- _Exercise goal_
Among the records that follow, find each line holding the word "following" and copy it.

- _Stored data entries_
☆ ☆ ☆

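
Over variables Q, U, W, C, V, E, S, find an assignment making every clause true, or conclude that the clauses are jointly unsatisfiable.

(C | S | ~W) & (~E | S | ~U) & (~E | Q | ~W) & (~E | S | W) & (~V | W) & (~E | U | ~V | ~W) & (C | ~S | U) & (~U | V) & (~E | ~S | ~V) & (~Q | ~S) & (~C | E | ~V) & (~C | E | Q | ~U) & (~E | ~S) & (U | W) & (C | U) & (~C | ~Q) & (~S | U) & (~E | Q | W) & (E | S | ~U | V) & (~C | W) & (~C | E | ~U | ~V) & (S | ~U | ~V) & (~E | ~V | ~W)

Set Q = False.
Set U = True.
  then (~U | V) forces V = True.
  then (S | ~U | ~V) forces S = True.
  then (~V | W) forces W = True.
  then (~E | ~S | ~V) forces E = False.
  then (~C | E | ~V) forces C = False.
All clauses satisfied.

Q=F, U=T, W=T, C=F, V=T, E=F, S=T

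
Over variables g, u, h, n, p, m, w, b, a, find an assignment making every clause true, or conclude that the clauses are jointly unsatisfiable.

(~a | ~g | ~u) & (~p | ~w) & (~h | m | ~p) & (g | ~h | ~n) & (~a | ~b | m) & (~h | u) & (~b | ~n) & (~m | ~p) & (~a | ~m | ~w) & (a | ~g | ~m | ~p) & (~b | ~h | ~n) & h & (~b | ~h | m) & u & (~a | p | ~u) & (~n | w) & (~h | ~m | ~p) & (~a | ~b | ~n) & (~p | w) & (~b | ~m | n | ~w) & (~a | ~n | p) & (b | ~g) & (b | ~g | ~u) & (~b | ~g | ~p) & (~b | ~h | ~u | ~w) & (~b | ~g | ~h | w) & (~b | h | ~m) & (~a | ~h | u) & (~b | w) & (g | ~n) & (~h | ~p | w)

g=F; u=T; h=T; n=F; p=F; m=T; w=T; b=F; a=F

Unit clause (h) forces h = True.
Unit clause (u) forces u = True.
Set g = False.
  then (g | ~h | ~n) forces n = False.
Try p = True:
  (~p | ~w) forces w = False.
  clause (~p | w) is falsified — backtrack.
So p = False.
  then (~a | p | ~u) forces a = False.
Set m = True.
Set w = True.
  then (~b | ~m | n | ~w) forces b = False.
All clauses satisfied.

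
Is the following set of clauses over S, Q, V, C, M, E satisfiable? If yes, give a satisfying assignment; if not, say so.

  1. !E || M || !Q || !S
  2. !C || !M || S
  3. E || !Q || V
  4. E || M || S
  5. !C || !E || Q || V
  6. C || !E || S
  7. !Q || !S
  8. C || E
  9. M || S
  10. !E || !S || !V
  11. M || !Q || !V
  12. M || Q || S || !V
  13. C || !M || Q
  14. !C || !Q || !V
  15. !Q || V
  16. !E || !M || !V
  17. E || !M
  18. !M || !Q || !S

S=T, Q=F, V=F, C=T, M=F, E=F

Try S = False:
  (M || S) forces M = True.
  (!C || !M || S) forces C = False.
  (C || !E || S) forces E = False.
  clause (C || E) is falsified — backtrack.
So S = True.
  then (!Q || !S) forces Q = False.
Set V = False.
Set C = True.
  then (!C || !E || Q || V) forces E = False.
  then (E || !M) forces M = False.
All clauses satisfied.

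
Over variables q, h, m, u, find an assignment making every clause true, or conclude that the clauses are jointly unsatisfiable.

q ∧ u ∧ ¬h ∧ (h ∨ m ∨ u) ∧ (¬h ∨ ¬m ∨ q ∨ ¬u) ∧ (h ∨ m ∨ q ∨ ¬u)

Unit clause (q) forces q = True.
Unit clause (u) forces u = True.
Unit clause (¬h) forces h = False.
Set m = True.
Check each clause:
  (q): q holds.
  (u): u holds.
  (¬h): ¬h holds.
  (h ∨ m ∨ u): m holds.
  (¬h ∨ ¬m ∨ q ∨ ¬u): ¬h holds.
  (h ∨ m ∨ q ∨ ¬u): m holds.
All clauses satisfied.

q: True; h: False; m: True; u: True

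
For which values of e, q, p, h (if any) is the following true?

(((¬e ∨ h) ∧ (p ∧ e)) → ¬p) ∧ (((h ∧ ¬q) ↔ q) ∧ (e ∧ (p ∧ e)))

e: True, q: False, p: True, h: False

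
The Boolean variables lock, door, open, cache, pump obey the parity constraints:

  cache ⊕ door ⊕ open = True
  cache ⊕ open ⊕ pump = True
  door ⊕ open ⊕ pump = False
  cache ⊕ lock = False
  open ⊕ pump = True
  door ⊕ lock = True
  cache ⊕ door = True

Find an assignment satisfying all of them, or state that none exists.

lock=F; door=T; open=F; cache=F; pump=T

cache ⊕ door ⊕ open = F ⊕ T ⊕ F = True ✓
cache ⊕ open ⊕ pump = F ⊕ F ⊕ T = True ✓
door ⊕ open ⊕ pump = T ⊕ F ⊕ T = False ✓
cache ⊕ lock = F ⊕ F = False ✓
open ⊕ pump = F ⊕ T = True ✓
door ⊕ lock = T ⊕ F = True ✓
cache ⊕ door = F ⊕ T = True ✓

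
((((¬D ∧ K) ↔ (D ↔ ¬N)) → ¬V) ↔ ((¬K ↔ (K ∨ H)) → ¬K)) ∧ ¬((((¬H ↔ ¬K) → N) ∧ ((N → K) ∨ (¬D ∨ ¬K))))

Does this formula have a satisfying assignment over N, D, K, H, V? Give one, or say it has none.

N: False, D: True, K: False, H: False, V: False

  (((¬D ∧ K) ↔ (D ↔ ¬N)) → ¬V) ↔ ((¬K ↔ (K ∨ H)) → ¬K) = True
    ((¬D ∧ K) ↔ (D ↔ ¬N)) → ¬V = True
      (¬D ∧ K) ↔ (D ↔ ¬N) = False
        ¬D ∧ K = False
          ¬D = False
        D ↔ ¬N = True
          ¬N = True
      ¬V = True
    (¬K ↔ (K ∨ H)) → ¬K = True
      ¬K ↔ (K ∨ H) = False
        ¬K = True
        K ∨ H = False
      ¬K = True
  ¬((((¬H ↔ ¬K) → N) ∧ ((N → K) ∨ (¬D ∨ ¬K)))) = True
    ((¬H ↔ ¬K) → N) ∧ ((N → K) ∨ (¬D ∨ ¬K)) = False
      (¬H ↔ ¬K) → N = False
        ¬H ↔ ¬K = True
          ¬H = True
          ¬K = True
      (N → K) ∨ (¬D ∨ ¬K) = True
        N → K = True
        ¬D ∨ ¬K = True
          ¬D = False
          ¬K = True
Both conjuncts True, so the formula holds.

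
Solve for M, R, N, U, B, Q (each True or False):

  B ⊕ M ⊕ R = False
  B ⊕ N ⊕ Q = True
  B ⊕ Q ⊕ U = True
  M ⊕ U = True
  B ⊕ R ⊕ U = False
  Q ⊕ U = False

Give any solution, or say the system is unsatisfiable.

Adding constraints 1, 4, 5 mod 2: every variable appears an even number of times on the left, so the left side is 0.
But the right sides sum to 1 (mod 2). 0 ≠ 1 — the system is inconsistent.

No satisfying assignment exists.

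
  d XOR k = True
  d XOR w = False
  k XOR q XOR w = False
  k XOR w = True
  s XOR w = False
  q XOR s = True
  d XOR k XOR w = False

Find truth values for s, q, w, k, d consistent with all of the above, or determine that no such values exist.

Unsatisfiable — no assignment works.

Adding constraints 2, 3, 5, 6, 7 mod 2: every variable appears an even number of times on the left, so the left side is 0.
But the right sides sum to 1 (mod 2). 0 ≠ 1 — the system is inconsistent.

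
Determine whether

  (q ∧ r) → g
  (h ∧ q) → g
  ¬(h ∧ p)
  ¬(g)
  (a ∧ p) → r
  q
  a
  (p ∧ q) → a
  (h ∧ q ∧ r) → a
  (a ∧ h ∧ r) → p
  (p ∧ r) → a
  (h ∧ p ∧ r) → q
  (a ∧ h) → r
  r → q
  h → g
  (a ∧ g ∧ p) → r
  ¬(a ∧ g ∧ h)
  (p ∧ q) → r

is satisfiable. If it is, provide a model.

Unit clause (q) forces q = True.
Unit clause (¬g) forces g = False.
Unit clause (a) forces a = True.
In (g ∨ ¬h ∨ ¬q) only ¬h is left, so h = False.
In (g ∨ ¬q ∨ ¬r) only ¬r is left, so r = False.
In (¬a ∨ ¬p ∨ r) only ¬p is left, so p = False.
All clauses satisfied.

q=T, h=F, p=F, a=T, g=F, r=F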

☆ ☆ ☆

- _Result of the exercise_
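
Is the following set of clauses over S, Q, V, C, M, E satisfiable? If yes, give a satisfying assignment; if not, say so.
For which values of e, q, p, h (if any) is the following true?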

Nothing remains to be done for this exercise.